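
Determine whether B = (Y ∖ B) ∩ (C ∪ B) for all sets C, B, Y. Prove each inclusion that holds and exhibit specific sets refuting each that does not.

Both inclusions fail.

Forward inclusion. This inclusion fails. Take C = ∅, B = {1}, Y = ∅; then 1 ∈ B but 1 ∉ (Y ∖ B) ∩ (C ∪ B).

Reverse inclusion. This inclusion fails. Take C = {1}, B = ∅, Y = {1}; then 1 ∈ (Y ∖ B) ∩ (C ∪ B) but 1 ∉ B.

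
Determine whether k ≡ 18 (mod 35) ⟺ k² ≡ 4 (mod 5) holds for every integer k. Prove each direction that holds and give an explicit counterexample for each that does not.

(⇒) Suppose k ≡ 18 (mod 35). Then k² ≡ 18² = 324 (mod 35), and since 5 ∣ 35, also k² ≡ 4 (mod 5).

(⇐) This fails: take k = 2. Then 2² = 4 ≡ 4 (mod 5), yet 2 ≡ 2 (mod 35), not 18.

Only the forward direction holds.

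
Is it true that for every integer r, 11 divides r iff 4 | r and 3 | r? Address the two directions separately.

Forward direction. This fails: take r = 11. Certainly 11 ∣ 11, but 4 ∤ 11.

Converse. This fails: take r = 12. Both 4 ∣ 12 and 3 ∣ 12, yet 12 is not a multiple of 11 (since 12 = 1·11 + 1), so 11 ∤ 12.

Neither implication holds.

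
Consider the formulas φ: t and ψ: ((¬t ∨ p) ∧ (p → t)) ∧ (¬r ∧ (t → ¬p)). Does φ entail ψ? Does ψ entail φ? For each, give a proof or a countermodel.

(⇒) fails and (⇐) fails.

(⟹) This fails. Under t = T, r = F, p = F, the left side is true but the right side is false.

(⟸) This fails. Under t = F, r = F, p = F, the left side is false but the right side is true.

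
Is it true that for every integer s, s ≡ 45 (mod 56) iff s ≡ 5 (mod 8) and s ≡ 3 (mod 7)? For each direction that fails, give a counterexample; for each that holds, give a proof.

Forward direction. Suppose s ≡ 45 (mod 56); write s = 56j + 45. Since 8 ∣ 56, reducing mod 8 gives s ≡ 45 ≡ 5 (mod 8); since 7 ∣ 56, reducing mod 7 gives s ≡ 45 ≡ 3 (mod 7).

Converse. If s ≡ 5 (mod 8) and s ≡ 3 (mod 7), then by the Chinese remainder theorem s ≡ 45 (mod 56). This is exactly s ≡ 45 (mod 56).

Both implications hold.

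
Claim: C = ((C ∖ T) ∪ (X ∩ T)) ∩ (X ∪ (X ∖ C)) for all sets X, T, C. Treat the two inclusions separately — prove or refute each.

Neither inclusion holds.

(⊆) This inclusion fails. Take X = ∅, T = ∅, C = {1}; then 1 ∈ C but 1 ∉ ((C ∖ T) ∪ (X ∩ T)) ∩ (X ∪ (X ∖ C)).

(⊇) This inclusion fails. Take X = {1}, T = {1}, C = ∅; then 1 ∈ ((C ∖ T) ∪ (X ∩ T)) ∩ (X ∪ (X ∖ C)) but 1 ∉ C.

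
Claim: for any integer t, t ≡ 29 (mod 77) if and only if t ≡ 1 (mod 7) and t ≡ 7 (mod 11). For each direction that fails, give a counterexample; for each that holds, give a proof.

The biconditional holds.

(←) If t ≡ 1 (mod 7) and t ≡ 7 (mod 11), then by the Chinese remainder theorem t ≡ 29 (mod 77). This is exactly t ≡ 29 (mod 77).

(→) Suppose t ≡ 29 (mod 77); write t = 77j + 29. Since 7 ∣ 77, reducing mod 7 gives t ≡ 29 ≡ 1 (mod 7); since 11 ∣ 77, reducing mod 11 gives t ≡ 29 ≡ 7 (mod 11).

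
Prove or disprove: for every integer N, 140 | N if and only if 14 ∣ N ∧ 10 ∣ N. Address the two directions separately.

Only the forward direction holds.

Forward direction. If 140 ∣ N, write N = 140q. Since 140 = 10·14, N = 14·(10q), so 14 ∣ N; and since 140 = 14·10, N = 10·(14q), so 10 ∣ N.

Converse. This fails: take N = 70. Both 14 ∣ 70 and 10 ∣ 70, yet 70 is not a multiple of 140 (since 70 = 0·140 + 70), so 140 ∤ 70.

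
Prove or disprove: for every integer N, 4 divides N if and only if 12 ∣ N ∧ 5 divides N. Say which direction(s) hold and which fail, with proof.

[⇒] This fails: take N = 4. Certainly 4 ∣ 4, but 12 ∤ 4.

[⇐] Suppose 12 ∣ N and 5 ∣ N. Any common multiple of 12 and 5 is a multiple of their lcm; here gcd(12, 5) = 1, so lcm(12, 5) = 12·5 = 60, so 60 ∣ N. Since 4 ∣ 60, it follows that 4 ∣ N.

Only the reverse direction holds.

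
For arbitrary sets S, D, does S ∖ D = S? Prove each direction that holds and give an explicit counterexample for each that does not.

Only the forward inclusion holds.

(⊇) This inclusion fails. Take S = {1}, D = {1}; then 1 ∈ S but 1 ∉ S ∖ D.

(⊆) Let x ∈ S ∖ D. Then x ∈ S and x ∉ D, from which x ∈ S.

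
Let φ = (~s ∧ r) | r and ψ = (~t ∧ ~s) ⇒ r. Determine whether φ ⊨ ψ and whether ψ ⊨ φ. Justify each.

[⇒] Assume the antecedent. If r is true, (~t ∧ ~s) ⇒ r reduces to true regardless of the other variables. If r is false, the antecedent cannot hold. Either way (~t ∧ ~s) ⇒ r holds.

[⇐] This fails. Under r = F, t = T, s = F, the left side is false but the right side is true.

(⇒) holds; (⇐) fails.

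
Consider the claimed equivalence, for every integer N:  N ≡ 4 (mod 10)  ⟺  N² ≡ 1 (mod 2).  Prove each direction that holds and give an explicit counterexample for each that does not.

Neither implication holds.

(⟹) This fails: take N = 4. Then 4 ≡ 4 (mod 10), but 4² = 16 ≡ 0 (mod 2), not 1.

(⟸) This fails: take N = 1. Then 1² = 1 ≡ 1 (mod 2), yet 1 ≡ 1 (mod 10), not 4.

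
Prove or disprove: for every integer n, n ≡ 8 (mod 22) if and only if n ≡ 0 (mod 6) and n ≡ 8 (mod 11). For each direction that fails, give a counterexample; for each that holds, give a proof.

The forward direction fails; the converse holds.

(⟹) This fails: n = 8 gives 8 ≡ 8 (mod 22) but 8 ≡ 2 (mod 6), so the conjunction on the right does not hold.

(⟸) Conversely, if n ≡ 0 (mod 6) and n ≡ 8 (mod 11), then by the Chinese remainder theorem n ≡ 30 (mod 66). Since 30 ≡ 8 (mod 22) and 22 ∣ 66, we get n ≡ 8 (mod 22).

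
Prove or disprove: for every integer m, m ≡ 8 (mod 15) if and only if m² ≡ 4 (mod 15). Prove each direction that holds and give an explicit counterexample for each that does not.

Forward direction. Suppose m ≡ 8 (mod 15). Write m = 15j + 8. Then (15j + 8)² = 225j² + 240j + 64 = 15(15j² + 16j + 4) + 4, so m² ≡ 4 (mod 15).

Converse. This fails: take m = 2. Then 2² = 4 ≡ 4 (mod 15), yet 2 ≡ 2 (mod 15), not 8.

Not equivalent: only (⇒) holds.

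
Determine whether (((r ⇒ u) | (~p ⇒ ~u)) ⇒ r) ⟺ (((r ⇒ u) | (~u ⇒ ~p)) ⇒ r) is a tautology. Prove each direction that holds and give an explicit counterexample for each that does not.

Forward direction. Assume the antecedent. If r is true, ((r ⇒ u) | (~u ⇒ ~p)) ⇒ r reduces to true regardless of the other variables. If r is false, the antecedent cannot hold. Either way ((r ⇒ u) | (~u ⇒ ~p)) ⇒ r holds.

Converse. Assume the antecedent. If r is true, ((r ⇒ u) | (~p ⇒ ~u)) ⇒ r reduces to true regardless of the other variables. If r is false, the antecedent cannot hold. Either way ((r ⇒ u) | (~p ⇒ ~u)) ⇒ r holds.

Both implications hold.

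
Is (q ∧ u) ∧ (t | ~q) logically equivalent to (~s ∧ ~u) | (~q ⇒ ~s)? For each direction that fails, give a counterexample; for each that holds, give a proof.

Not equivalent: only (⇒) holds.

(⇐) This fails. Under s = F, u = F, t = F, q = F, the left side is false but the right side is true.

(⇒) Assume the antecedent. If s is true, the antecedent forces (s = T, u = T, t = T, q = T), and (~s ∧ ~u) | (~q ⇒ ~s) holds there. If s is false, (~s ∧ ~u) | (~q ⇒ ~s) reduces to true regardless of the other variables. Either way (~s ∧ ~u) | (~q ⇒ ~s) holds.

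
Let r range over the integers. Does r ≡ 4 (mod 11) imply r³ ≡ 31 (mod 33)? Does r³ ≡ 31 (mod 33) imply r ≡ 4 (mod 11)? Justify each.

(⇒) This fails: take r = 15. Then 15 ≡ 4 (mod 11), but 15³ = 3375 ≡ 9 (mod 33), not 31.

(⇐) Conversely, the residues r modulo 33 with r³ ≡ 31 (mod 33) are exactly {4}, and each is ≡ 4 (mod 11).

Only the reverse direction holds.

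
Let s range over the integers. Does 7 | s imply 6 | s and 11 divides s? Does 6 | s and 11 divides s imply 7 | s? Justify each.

Neither direction holds.

(⟹) This fails: take s = 7. Certainly 7 ∣ 7, but 6 ∤ 7.

(⟸) This fails: take s = 66. Both 6 ∣ 66 and 11 ∣ 66, yet 66 is not a multiple of 7 (since 66 = 9·7 + 3), so 7 ∤ 66.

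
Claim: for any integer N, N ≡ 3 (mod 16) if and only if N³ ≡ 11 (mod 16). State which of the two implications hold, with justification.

Equivalent; both directions hold.

(⇐) Suppose N³ ≡ 11 (mod 16). The only residue r in {0, …, 15} with r³ ≡ 11 (mod 16) is r = 3, so N ≡ 3 (mod 16).

(⇒) Suppose N ≡ 3 (mod 16). Write N = 16j + 3. Then (16j + 3)³ = 4096j³ + 2304j² + 432j + 27 = 16(256j³ + 144j² + 27j + 1) + 11, so N³ ≡ 11 (mod 16).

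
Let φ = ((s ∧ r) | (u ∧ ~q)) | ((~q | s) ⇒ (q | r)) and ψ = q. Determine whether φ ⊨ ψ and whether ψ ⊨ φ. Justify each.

Only the converse holds.

(⟹) This fails. Under u = T, r = F, q = F, s = F, the left side is true but the right side is false.

(⟸) Assume the antecedent. If q is true, the consequent reduces to true regardless of the other variables. If q is false, the antecedent cannot hold. Either way the consequent holds.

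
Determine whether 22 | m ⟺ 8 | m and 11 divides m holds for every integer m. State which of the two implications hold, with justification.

Only the reverse direction holds.

Forward direction. This fails: take m = 22. Certainly 22 ∣ 22, but 8 ∤ 22.

Converse. Suppose 8 ∣ m and 11 ∣ m. Any common multiple of 8 and 11 is a multiple of their lcm; here gcd(8, 11) = 1, so lcm(8, 11) = 8·11 = 88, so 88 ∣ m. Since 22 ∣ 88, it follows that 22 ∣ m.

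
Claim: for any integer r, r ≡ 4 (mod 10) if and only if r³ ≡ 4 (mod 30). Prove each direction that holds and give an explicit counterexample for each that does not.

(⇐) The residues r modulo 30 with r³ ≡ 4 (mod 30) are exactly {4}, and each is ≡ 4 (mod 10).

(⇒) This fails: take r = 14. Then 14 ≡ 4 (mod 10), but 14³ = 2744 ≡ 14 (mod 30), not 4.

(⇒) fails; (⇐) holds.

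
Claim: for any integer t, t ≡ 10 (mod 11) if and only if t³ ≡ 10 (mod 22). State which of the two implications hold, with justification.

(⟹) This fails: take t = 21. Then 21 ≡ 10 (mod 11), but 21³ = 9261 ≡ 21 (mod 22), not 10.

(⟸) Conversely, the residues r modulo 22 with r³ ≡ 10 (mod 22) are exactly {10}, and each is ≡ 10 (mod 11).

The forward direction fails; the converse holds.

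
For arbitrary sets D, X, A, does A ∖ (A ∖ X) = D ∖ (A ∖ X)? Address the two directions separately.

(⊆) This inclusion fails. Take D = ∅, X = {1}, A = {1}; then 1 ∈ A ∖ (A ∖ X) but 1 ∉ D ∖ (A ∖ X).

(⊇) This inclusion fails. Take D = {1}, X = ∅, A = ∅; then 1 ∈ D ∖ (A ∖ X) but 1 ∉ A ∖ (A ∖ X).

Both inclusions fail.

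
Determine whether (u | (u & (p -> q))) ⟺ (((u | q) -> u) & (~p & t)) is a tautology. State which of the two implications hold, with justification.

[⇒] This fails. Under u = T, q = F, t = F, p = F, the left side is true but the right side is false.

[⇐] This fails. Under u = F, q = F, t = T, p = F, the left side is false but the right side is true.

Neither direction holds.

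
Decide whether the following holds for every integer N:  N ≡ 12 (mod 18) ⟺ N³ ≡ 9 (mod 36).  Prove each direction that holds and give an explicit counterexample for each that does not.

Neither implication holds.

(⇒) This fails: take N = 12. Then 12 ≡ 12 (mod 18), but 12³ = 1728 ≡ 0 (mod 36), not 9.

(⇐) This fails: take N = 9. Then 9³ = 729 ≡ 9 (mod 36), yet 9 ≡ 9 (mod 18), not 12.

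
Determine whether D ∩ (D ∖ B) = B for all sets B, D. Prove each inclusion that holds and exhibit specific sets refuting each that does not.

Both inclusions fail.

Forward inclusion. This inclusion fails. Take B = ∅, D = {1}; then 1 ∈ D ∩ (D ∖ B) but 1 ∉ B.

Reverse inclusion. This inclusion fails. Take B = {1}, D = ∅; then 1 ∈ B but 1 ∉ D ∩ (D ∖ B).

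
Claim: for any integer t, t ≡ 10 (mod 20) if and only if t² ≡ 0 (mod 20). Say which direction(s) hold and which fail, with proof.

Converse. This fails: take t = 0. Then 0² = 0 ≡ 0 (mod 20), yet 0 ≡ 0 (mod 20), not 10.

Forward direction. Suppose t ≡ 10 (mod 20). Write t = 20j + 10. Then (20j + 10)² = 400j² + 400j + 100 = 20(20j² + 20j + 5) + 0, so t² ≡ 0 (mod 20).

Only the forward direction holds.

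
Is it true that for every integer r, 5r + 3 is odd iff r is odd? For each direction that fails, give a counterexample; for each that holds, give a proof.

Forward direction. This fails: r = 0 gives 5r + 3 = 3, which is odd, but 0 is even, not odd.

Converse. This also fails: r = 3 is odd, but 5r + 3 = 18 is even, not odd.

Neither implication holds.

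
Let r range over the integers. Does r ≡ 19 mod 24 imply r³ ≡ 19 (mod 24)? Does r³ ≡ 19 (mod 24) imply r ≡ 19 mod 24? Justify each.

(⇒) Suppose r ≡ 19 mod 24. Write r = 24j + 19. Then (24j + 19)³ = 13824j³ + 32832j² + 25992j + 6859 = 24(576j³ + 1368j² + 1083j + 285) + 19, so r³ ≡ 19 (mod 24).

(⇐) Conversely, suppose r³ ≡ 19 (mod 24). The only residue r in {0, …, 23} with r³ ≡ 19 (mod 24) is r = 19, so r ≡ 19 (mod 24).

Both directions hold; the statement is true.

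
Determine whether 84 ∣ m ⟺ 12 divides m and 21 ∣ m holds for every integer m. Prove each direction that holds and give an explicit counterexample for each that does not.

(⟹) If 84 ∣ m, write m = 84q. Since 84 = 7·12, m = 12·(7q), so 12 ∣ m; and since 84 = 4·21, m = 21·(4q), so 21 ∣ m.

(⟸) Suppose 12 ∣ m and 21 ∣ m. Any common multiple of 12 and 21 is a multiple of their lcm; here lcm(12, 21) = 12·21/gcd(12, 21) = 252/3 = 84, so 84 ∣ m.

Both directions hold.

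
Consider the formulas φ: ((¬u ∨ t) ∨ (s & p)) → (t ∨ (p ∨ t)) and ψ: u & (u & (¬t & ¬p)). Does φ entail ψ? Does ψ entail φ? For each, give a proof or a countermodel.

Forward direction. This fails. Under s = F, p = T, u = F, t = F, the left side is true but the right side is false.

Converse. Assume the antecedent. If s is true, the antecedent forces (s = T, p = F, u = T, t = F), and the consequent holds there. If s is false, the antecedent forces (s = F, p = F, u = T, t = F), and the consequent holds there. Either way the consequent holds.

Only the reverse direction holds.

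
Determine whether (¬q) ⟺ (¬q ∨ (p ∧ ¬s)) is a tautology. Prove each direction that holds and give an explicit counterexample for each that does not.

(⇒) Assume the antecedent. If q is true, the antecedent cannot hold. If q is false, ¬q ∨ (p ∧ ¬s) reduces to true regardless of the other variables. Either way ¬q ∨ (p ∧ ¬s) holds.

(⇐) This fails. Under q = T, s = F, p = T, the left side is false but the right side is true.

The forward direction holds; the converse fails.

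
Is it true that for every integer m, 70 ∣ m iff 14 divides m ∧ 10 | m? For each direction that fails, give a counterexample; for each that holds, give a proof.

Both directions hold; the statement is true.

(←) Suppose 14 ∣ m and 10 ∣ m. Any common multiple of 14 and 10 is a multiple of their lcm; here lcm(14, 10) = 14·10/gcd(14, 10) = 140/2 = 70, so 70 ∣ m.

(→) If 70 ∣ m, write m = 70q. Since 70 = 5·14, m = 14·(5q), so 14 ∣ m; and since 70 = 7·10, m = 10·(7q), so 10 ∣ m.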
+--
### TASK TO COMPLETE
Set down only the lines running from the line with "Is it true that for every integer m, 70" to the end of the entries above, both included, exactly as they stand.

### OUTPUT OF THE EXERCISE
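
Is it true that for every integer m, 70 ∣ m iff 14 divides m ∧ 10 | m? For each direction that fails, give a counterexample; for each that holds, give a proof.

Both directions hold; the statement is true.

(←) Suppose 14 ∣ m and 10 ∣ m. Any common multiple of 14 and 10 is a multiple of their lcm; here lcm(14, 10) = 14·10/gcd(14, 10) = 140/2 = 70, so 70 ∣ m.

(→) If 70 ∣ m, write m = 70q. Since 70 = 5·14, m = 14·(5q), so 14 ∣ m; and since 70 = 7·10, m = 10·(7q), so 10 ∣ m.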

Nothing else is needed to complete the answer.